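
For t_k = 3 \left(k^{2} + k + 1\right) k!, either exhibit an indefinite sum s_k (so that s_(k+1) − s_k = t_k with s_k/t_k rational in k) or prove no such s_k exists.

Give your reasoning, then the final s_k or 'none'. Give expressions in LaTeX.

s_k = 3 k k!

Compute t_(k+1)/t_k: get (k + 1)*(k + (k + 1)**2 + 2)/(k**2 + k + 1).
Factor: A=k + 1; B=1; C=k**2 + k + 1.
Key eq: (k + 1)·f(k+1) = (1)·f(k) + (k**2 + k + 1).
Degrees (1,0,2) ⇒ d ≤ 1.
Coefficient equations give f(k) = k.
R(k) = B(k−1)·f(k)/C(k) = k/(k**2 + k + 1); s_k = R·t_k = 3*k*factorial(k).
s_(k+1) − s_k = 3*(k**2 + k + 1)*factorial(k) = t_k.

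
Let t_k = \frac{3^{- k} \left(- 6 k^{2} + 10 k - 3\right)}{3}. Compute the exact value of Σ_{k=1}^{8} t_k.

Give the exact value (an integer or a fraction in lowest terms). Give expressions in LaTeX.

The ratio is (6*k**2 + 2*k - 1)/(3*(6*k**2 - 10*k + 3)).
A = 1/3, B = 1, C = k**2 - 5*k/3 + 1/2.
Set up (1/3)·f(k+1) − (1)·f(k) − (k**2 - 5*k/3 + 1/2) = 0.
Bound: deg f ≤ 2.
Solve for f: f(k) = -(3*k**2 - 2*k + 2)/2 (degree 2 ≤ 2).
So s_k = (B(k−1)f/C)·t_k = (-3*(3*k**2 - 2*k + 2)/(6*k**2 - 10*k + 3))·t_k = (3*k**2 - 2*k + 2)/3**k.
Verify: (-6*k**2 + 10*k - 3)/(3*3**k) matches t_k.
Telescoping: Σ = s_(9) − s_(1) = 227/19683 − (1) = -19456/19683.

Σ = -19456/19683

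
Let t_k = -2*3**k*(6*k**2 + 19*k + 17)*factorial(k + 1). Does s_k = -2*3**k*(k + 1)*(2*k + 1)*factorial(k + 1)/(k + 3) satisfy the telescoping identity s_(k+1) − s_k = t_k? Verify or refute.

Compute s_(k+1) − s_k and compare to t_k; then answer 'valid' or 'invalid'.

Invalid: residual 4*3**k*(6*k**3 + 37*k**2 + 72*k + 50)*factorial(k + 1)/((k + 3)*(k + 4)) ≠ 0.

s_(k+1) = -6*3**k*(k + 2)*(2*k + 3)*factorial(k + 2)/(k + 4)
s_(k+1) − s_k = -2*3**k*(2*k**2 + 7*k + 8)*(3*k**2 + 14*k + 13)*factorial(k + 1)/((k + 3)*(k + 4))
(s_(k+1) − s_k) − t_k = 4*3**k*(6*k**3 + 37*k**2 + 72*k + 50)*factorial(k + 1)/((k + 3)*(k + 4))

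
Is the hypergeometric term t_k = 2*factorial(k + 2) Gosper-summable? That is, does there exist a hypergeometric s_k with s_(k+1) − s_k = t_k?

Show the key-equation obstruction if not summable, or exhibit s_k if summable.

No — negative degree bound, so no certificate f.

Compute t_(k+1)/t_k: get k + 3.
Factor: A=k + 3; B=1; C=1.
Solve (k + 3)·f(k+1) − (1)·f(k) = 1.
Degrees (1,0,0) ⇒ d ≤ -1.
deg f ≤ -1 is impossible — no certificate.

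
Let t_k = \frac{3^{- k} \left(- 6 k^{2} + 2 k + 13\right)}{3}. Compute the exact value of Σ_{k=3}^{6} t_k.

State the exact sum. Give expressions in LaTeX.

t_(k+1)/t_k = (6*k**2 + 10*k - 9)/(3*(6*k**2 - 2*k - 13)).
Factor: A=1/3; B=1; C=k**2 - k/3 - 13/6.
Need (1/3)·f(k+1) − (1)·f(k) = k**2 - k/3 - 13/6.
d = 2 from the (0,0,2) case.
Coefficient equations give f(k) = -(3*k**2 + 2*k - 4)/2.
Certificate R = B(k−1)f/C = -3*(3*k**2 + 2*k - 4)/(6*k**2 - 2*k - 13) gives s_k = (3*k**2 + 2*k - 4)/3**k.
s_(k+1) − s_k = (-6*k**2 + 2*k + 13)/(3*3**k) = t_k.
Evaluate s at k=7 and k=3: 157/2187 and 29/27; difference -2192/2187.

Σ = -2192/2187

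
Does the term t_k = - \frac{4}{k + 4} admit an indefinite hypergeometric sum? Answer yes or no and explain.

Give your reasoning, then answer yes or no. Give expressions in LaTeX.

Compute t_(k+1)/t_k: get (k + 4)/(k + 5).
Take A(k)=k + 4, B(k)=k + 5, C(k)=1.
Key eq: (k + 4)·f(k+1) = (k + 4)·f(k) + (1).
deg f ≤ 0 (via 1,1,0).
f = c0 ⇒ A·f(k+1) − B(k−1)·f(k) − C = -1. The system {-1 = 0} is inconsistent; no antidifference.

No; the coefficient equations for f are inconsistent.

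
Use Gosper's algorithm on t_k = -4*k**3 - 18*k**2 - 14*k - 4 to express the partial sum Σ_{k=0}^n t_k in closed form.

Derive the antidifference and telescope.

S(n) = -n**4 - 8*n**3 - 17*n**2 - 14*n - 4

Ratio r(k) = (2*k**3 + 15*k**2 + 31*k + 20)/(2*k**3 + 9*k**2 + 7*k + 2).
Factor: A=1; B=1; C=k**3 + 9*k**2/2 + 7*k/2 + 1.
Set up (1)·f(k+1) − (1)·f(k) − (k**3 + 9*k**2/2 + 7*k/2 + 1) = 0.
Bound: deg f ≤ 4.
Match coefficients ⇒ f(k) = k**2*(k**2 + 4*k - 1)/4.
R(k) = B(k−1)·f(k)/C(k) = k**2*(k**2 + 4*k - 1)/(2*(2*k**3 + 9*k**2 + 7*k + 2)); s_k = R·t_k = k**2*(-k**2 - 4*k + 1).
Verify: -4*k**3 - 18*k**2 - 14*k - 4 matches t_k.
Evaluate: s_(n+1) = -n**4 - 8*n**3 - 17*n**2 - 14*n - 4; subtract s_(0) = 0 ⇒ S(n) = -n**4 - 8*n**3 - 17*n**2 - 14*n - 4.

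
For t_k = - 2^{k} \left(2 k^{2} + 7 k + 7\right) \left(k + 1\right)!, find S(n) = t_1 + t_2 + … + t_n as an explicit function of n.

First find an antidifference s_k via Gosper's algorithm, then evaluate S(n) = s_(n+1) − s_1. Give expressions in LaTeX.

Compute t_(k+1)/t_k: get 2*(2*k**3 + 15*k**2 + 38*k + 32)/(2*k**2 + 7*k + 7).
So A=2*k + 4 and B=1, with C=k**2 + 7*k/2 + 7/2.
Key eq: (2*k + 4)·f(k+1) = (1)·f(k) + (k**2 + 7*k/2 + 7/2).
From deg A=1, deg B=0, deg C=2: d=1.
Coefficient equations give f(k) = (k + 1)/2.
R(k) = B(k−1)·f(k)/C(k) = (k + 1)/(2*k**2 + 7*k + 7); s_k = R·t_k = -2**k*(k + 1)*factorial(k + 1).
Verify: -2**k*(2*k**2 + 7*k + 7)*factorial(k + 1) matches t_k.
Evaluate: s_(n+1) = -2**(n + 1)*(n + 2)*factorial(n + 2); subtract s_(1) = -8 ⇒ S(n) = -2*2**n*n*factorial(n + 2) - 4*2**n*factorial(n + 2) + 8.

S(n) = - 2 \cdot 2^{n} n \left(n + 2\right)! - 4 \cdot 2^{n} \left(n + 2\right)! + 8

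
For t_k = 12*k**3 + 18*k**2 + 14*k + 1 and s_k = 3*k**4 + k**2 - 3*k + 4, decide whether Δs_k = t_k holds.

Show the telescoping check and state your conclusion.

valid (s_(k+1) − s_k reduces to t_k)

s_(k+1) = -3*k + 3*(k + 1)**4 + (k + 1)**2 + 1
s_(k+1) − s_k = 12*k**3 + 18*k**2 + 14*k + 1
(s_(k+1) − s_k) − t_k = 0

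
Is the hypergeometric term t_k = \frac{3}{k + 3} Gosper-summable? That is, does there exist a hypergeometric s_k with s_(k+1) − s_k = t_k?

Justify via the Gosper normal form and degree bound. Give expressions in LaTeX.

The ratio is (k + 3)/(k + 4).
A = k + 3, B = k + 4, C = 1.
Key eq: (k + 3)·f(k+1) = (k + 3)·f(k) + (1).
From deg A=1, deg B=1, deg C=0: d=0.
Write f(k) = c0. Then LHS − RHS = -1, requiring -1 = 0: contradictory. No certificate.

No; the coefficient equations for f are inconsistent.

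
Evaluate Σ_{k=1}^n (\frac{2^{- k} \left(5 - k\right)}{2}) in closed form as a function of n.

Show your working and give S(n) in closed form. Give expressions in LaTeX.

S(n) = 2^{- n - 1} \left(3 \cdot 2^{n} + n - 3\right)

t_(k+1)/t_k = (k - 4)/(2*(k - 5)).
Normal form (A,B,C) = (1/2, 1, k - 5).
Need (1/2)·f(k+1) − (1)·f(k) = k - 5.
d = 1 from the (0,0,1) case.
Match coefficients ⇒ f(k) = -2*(k - 4).
Get s_k = R·t_k = (k - 4)/2**k with R(k) = B(k−1)f(k)/C(k) = -2*(k - 4)/(k - 5).
Verify: (5 - k)/(2*2**k) matches t_k.
Σ_(k=1)^n t_k = s_(n+1) − s_(1) = (2**(-n - 1)*(n - 3)) − (-3/2), i.e. 2**(-n - 1)*(3*2**n + n - 3).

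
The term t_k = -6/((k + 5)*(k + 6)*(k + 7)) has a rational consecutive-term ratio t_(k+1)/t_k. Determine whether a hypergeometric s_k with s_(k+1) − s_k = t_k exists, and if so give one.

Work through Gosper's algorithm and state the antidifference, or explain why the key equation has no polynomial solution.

Ratio r(k) = (k + 5)/(k + 8).
So A=k + 5 and B=k + 8, with C=1.
Set up (k + 5)·f(k+1) − (k + 7)·f(k) − (1) = 0.
Degrees (1,1,0) ⇒ d ≤ 2.
Solve for f: f(k) = k*(k + 11)/60 (degree 2 ≤ 2).
So s_k = (B(k−1)f/C)·t_k = (k*(k + 7)*(k + 11)/60)·t_k = k*(-k - 11)/(10*(k + 5)*(k + 6)).
Δs = -6/(k**3 + 18*k**2 + 107*k + 210), as required.

s_k = k*(-k - 11)/(10*(k + 5)*(k + 6))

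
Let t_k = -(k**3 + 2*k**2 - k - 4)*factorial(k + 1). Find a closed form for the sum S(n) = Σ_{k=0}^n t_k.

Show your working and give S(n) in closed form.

S(n) = -n**4*factorial(n) - 4*n**3*factorial(n) - n**2*factorial(n) + 10*n*factorial(n) + 8*factorial(n) - 4

Step 1: r(k) = (k**4 + 7*k**3 + 16*k**2 + 10*k - 4)/(k**3 + 2*k**2 - k - 4).
Gosper form: A/B · C(k+1)/C(k) with A=k + 2, B=1, C=k**3 + 2*k**2 - k - 4.
Set up (k + 2)·f(k+1) − (1)·f(k) − (k**3 + 2*k**2 - k - 4) = 0.
From deg A=1, deg B=0, deg C=3: d=2.
Coefficient equations give f(k) = k**2 - k - 4.
Certificate R = B(k−1)f/C = (k**2 - k - 4)/(k**3 + 2*k**2 - k - 4) gives s_k = (-k**2 + k + 4)*factorial(k + 1).
Δs = -(k**3 + 2*k**2 - k - 4)*factorial(k + 1), as required.
s_(n+1) = -(n**2 + n - 4)*factorial(n + 2) and s_(0) = 4, so S(n) = -n**4*factorial(n) - 4*n**3*factorial(n) - n**2*factorial(n) + 10*n*factorial(n) + 8*factorial(n) - 4.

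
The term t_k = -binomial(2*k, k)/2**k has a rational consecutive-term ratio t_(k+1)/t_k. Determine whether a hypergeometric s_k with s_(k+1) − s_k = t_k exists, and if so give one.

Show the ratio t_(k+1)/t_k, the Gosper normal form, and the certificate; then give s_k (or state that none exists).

t_(k+1)/t_k = (2*k + 1)/(k + 1).
Factor: A=2*k + 1; B=k + 1; C=1.
Set up (2*k + 1)·f(k+1) − (k)·f(k) − (1) = 0.
d = -1 from the (1,1,0) case.
d = -1 < 0 ⇒ no nonzero polynomial f; not summable.

none (Gosper's algorithm certifies no s_k)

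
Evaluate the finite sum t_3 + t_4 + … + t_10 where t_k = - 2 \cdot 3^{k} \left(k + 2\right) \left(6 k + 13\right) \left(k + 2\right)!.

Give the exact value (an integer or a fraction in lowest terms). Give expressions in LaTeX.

The ratio is (k + 3)**2*(18*k + 57)/((k + 2)*(6*k + 13)).
Take A(k)=3*k + 9, B(k)=1, C(k)=k**2 + 25*k/6 + 13/3.
Need (3*k + 9)·f(k+1) − (1)·f(k) = k**2 + 25*k/6 + 13/3.
deg f ≤ 1 (via 1,0,2).
Match coefficients ⇒ f(k) = (2*k + 1)/6.
Get s_k = R·t_k = -2*3**k*(2*k + 1)*factorial(k + 2) with R(k) = B(k−1)f(k)/C(k) = (2*k + 1)/((k + 2)*(6*k + 13)).
s_(k+1) − s_k = -2*3**k*(k + 2)*(6*k + 13)*factorial(k + 2) = t_k.
Sum = s_(11) − s_(3); s_(11) = -50742510468249600, s_(3) = -45360 ⇒ -50742510468204240.

Σ = -50742510468204240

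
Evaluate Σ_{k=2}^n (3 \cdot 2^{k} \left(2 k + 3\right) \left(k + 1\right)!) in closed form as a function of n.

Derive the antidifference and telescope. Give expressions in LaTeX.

S(n) = 6 \cdot 2^{n} \left(n + 2\right)! - 72

Step 1: r(k) = 2*(k + 2)*(2*k + 5)/(2*k + 3).
A = 2*k + 4, B = 1, C = k + 3/2.
Set up (2*k + 4)·f(k+1) − (1)·f(k) − (k + 3/2) = 0.
deg f ≤ 0 (via 1,0,1).
Solving with deg f ≤ 0: f(k) = 1/2.
Get s_k = R·t_k = 3*2**k*factorial(k + 1) with R(k) = B(k−1)f(k)/C(k) = 1/(2*k + 3).
s_(k+1) − s_k = 3*2**k*(2*k + 3)*factorial(k + 1) = t_k.
s_(n+1) = 6*2**n*factorial(n + 2) and s_(2) = 72, so S(n) = 6*2**n*factorial(n + 2) - 72.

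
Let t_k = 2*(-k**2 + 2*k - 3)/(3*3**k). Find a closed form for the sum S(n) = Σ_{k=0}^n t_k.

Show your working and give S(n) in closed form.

Ratio r(k) = (k**2 + 2)/(3*(k**2 - 2*k + 3)).
Normal form (A,B,C) = (1/3, 1, k**2 - 2*k + 3).
f must satisfy (1/3)·f(k+1) − (1)·f(k) = k**2 - 2*k + 3.
deg f ≤ 2 (via 0,0,2).
Solve for f: f(k) = -3*(k**2 - k + 3)/2 (degree 2 ≤ 2).
Then R = B(k−1)f/C = -3*(k**2 - k + 3)/(2*(k**2 - 2*k + 3)), so s_k = R(k)·t_k = (k**2 - k + 3)/3**k.
Check: Δs_k = 2*(-k**2 + 2*k - 3)/(3*3**k). ✓
Telescope: S(n) = s_(n+1) − s_(0) = 3**(-n - 1)*(n**2 + n + 3) − (3) = 3**(-n - 1)*(-3**(n + 2) + n**2 + n + 3).

S(n) = 3**(-n - 1)*(-3**(n + 2) + n**2 + n + 3)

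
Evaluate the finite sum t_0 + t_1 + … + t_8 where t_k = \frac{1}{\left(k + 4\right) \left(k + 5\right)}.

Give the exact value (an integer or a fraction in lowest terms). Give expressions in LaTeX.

Σ = 9/52

The ratio is (k + 4)/(k + 6).
Factor: A=k + 4; B=k + 6; C=1.
Solve (k + 4)·f(k+1) − (k + 5)·f(k) = 1.
Bound: deg f ≤ 1.
Solve for f: f(k) = k/4 (degree 1 ≤ 1).
So s_k = (B(k−1)f/C)·t_k = (k*(k + 5)/4)·t_k = k/(4*(k + 4)).
Δs = 1/(k**2 + 9*k + 20), as required.
Evaluate s at k=9 and k=0: 9/52 and 0; difference 9/52.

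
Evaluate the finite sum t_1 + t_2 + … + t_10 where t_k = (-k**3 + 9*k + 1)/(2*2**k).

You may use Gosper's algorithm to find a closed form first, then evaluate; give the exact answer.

Σ = -5471/2048

t_(k+1)/t_k = (9*k - (k + 1)**3 + 10)/(2*(-k**3 + 9*k + 1)).
Normal form (A,B,C) = (1/2, 1, k**3 - 9*k - 1).
f must satisfy (1/2)·f(k+1) − (1)·f(k) = k**3 - 9*k - 1.
deg f ≤ 3 (via 0,0,3).
Solve for f: f(k) = -2*(k**3 + 3*k**2 + 3) (degree 3 ≤ 3).
Get s_k = R·t_k = (k**3 + 3*k**2 + 3)/2**k with R(k) = B(k−1)f(k)/C(k) = -2*(k**3 + 3*k**2 + 3)/(k**3 - 9*k - 1).
Δs = (-k**3 + 9*k + 1)/(2*2**k), as required.
Telescoping: Σ = s_(11) − s_(1) = 1697/2048 − (7/2) = -5471/2048.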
------------------------
§ TASK OBJECTIVE
Which lines above contain "function"? Show each of them.

§ WRITTEN RESPONSE
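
For t_k = - 2^{k} \left(2 k^{2} + 7 k + 7\right) \left(k + 1\right)!, find S(n) = t_1 + t_2 + … + t_n as an explicit function of n.
Evaluate Σ_{k=1}^n (\frac{2^{- k} \left(5 - k\right)}{2}) in closed form as a function of n.
Evaluate Σ_{k=2}^n (3 \cdot 2^{k} \left(2 k + 3\right) \left(k + 1\right)!) in closed form as a function of n.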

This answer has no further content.